(Given entries begins)

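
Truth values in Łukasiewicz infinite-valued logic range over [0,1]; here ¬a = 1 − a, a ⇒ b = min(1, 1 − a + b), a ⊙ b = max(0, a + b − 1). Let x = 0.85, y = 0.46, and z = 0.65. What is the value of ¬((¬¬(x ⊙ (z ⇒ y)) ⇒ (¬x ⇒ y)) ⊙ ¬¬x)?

z ⇒ y = min(1, 1 − 0.65 + 0.46) = min(1, 0.81) = 0.81
x ⊙ (z ⇒ y) = max(0, 0.85 + 0.81 − 1) = max(0, 0.66) = 0.66
¬(x ⊙ (z ⇒ y)) = 1 − 0.66 = 0.34
¬¬(x ⊙ (z ⇒ y)) = 1 − 0.34 = 0.66
¬x = 1 − 0.85 = 0.15
¬x ⇒ y = min(1, 1 − 0.15 + 0.46) = min(1, 1.31) = 1.00
¬¬(x ⊙ (z ⇒ y)) ⇒ (¬x ⇒ y) = min(1, 1 − 0.66 + 1.00) = min(1, 1.34) = 1.00
¬¬x = 1 − 0.15 = 0.85
(¬¬(x ⊙ (z ⇒ y)) ⇒ (¬x ⇒ y)) ⊙ ¬¬x = max(0, 1.00 + 0.85 − 1) = max(0, 0.85) = 0.85
¬((¬¬(x ⊙ (z ⇒ y)) ⇒ (¬x ⇒ y)) ⊙ ¬¬x) = 1 − 0.85 = 0.15

0.15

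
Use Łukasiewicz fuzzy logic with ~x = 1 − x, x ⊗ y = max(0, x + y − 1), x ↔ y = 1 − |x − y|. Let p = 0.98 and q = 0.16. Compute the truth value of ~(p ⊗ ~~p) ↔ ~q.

0.20

~p = 1 − 0.98 = 0.02
~~p = 1 − 0.02 = 0.98
p ⊗ ~~p = max(0, 0.98 + 0.98 − 1) = max(0, 0.96) = 0.96
~(p ⊗ ~~p) = 1 − 0.96 = 0.04
~q = 1 − 0.16 = 0.84
~(p ⊗ ~~p) ↔ ~q = 1 − |0.04 − 0.84| = 1 − 0.80 = 0.20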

(Given entries ends)

# [Activity]
Repeat, exactly, every line from the one containing "Use Łukasiewicz fuzzy" through the final line of the listing above, adding nothing.

# [Output of the exercise]
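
Use Łukasiewicz fuzzy logic with ~x = 1 − x, x ⊗ y = max(0, x + y − 1), x ↔ y = 1 − |x − y|. Let p = 0.98 and q = 0.16. Compute the truth value of ~(p ⊗ ~~p) ↔ ~q.

0.20

~p = 1 − 0.98 = 0.02
~~p = 1 − 0.02 = 0.98
p ⊗ ~~p = max(0, 0.98 + 0.98 − 1) = max(0, 0.96) = 0.96
~(p ⊗ ~~p) = 1 − 0.96 = 0.04
~q = 1 − 0.16 = 0.84
~(p ⊗ ~~p) ↔ ~q = 1 − |0.04 − 0.84| = 1 − 0.80 = 0.20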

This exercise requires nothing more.